- [DIRECTIONS FOR THIS TASK] Copy the data below. Keep every line exactly as it is.

Collected data entries
*** Begin section ***

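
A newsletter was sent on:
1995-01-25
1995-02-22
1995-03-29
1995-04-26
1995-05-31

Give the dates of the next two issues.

All Wednesdays; the gaps (28, 35, 28, 35) vary with month length.
This is the last Wednesday of each month.
June 1995 ends with Wednesday 1995-06-28.
July 1995 ends with Wednesday 1995-07-26.

1995-06-28, 1995-07-26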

*** End section ***

- [ANSWER SPACE]
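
A newsletter was sent on:
1995-01-25
1995-02-22
1995-03-29
1995-04-26
1995-05-31

Give the dates of the next two issues.

All Wednesdays; the gaps (28, 35, 28, 35) vary with month length.
This is the last Wednesday of each month.
June 1995 ends with Wednesday 1995-06-28.
July 1995 ends with Wednesday 1995-07-26.

1995-06-28, 1995-07-26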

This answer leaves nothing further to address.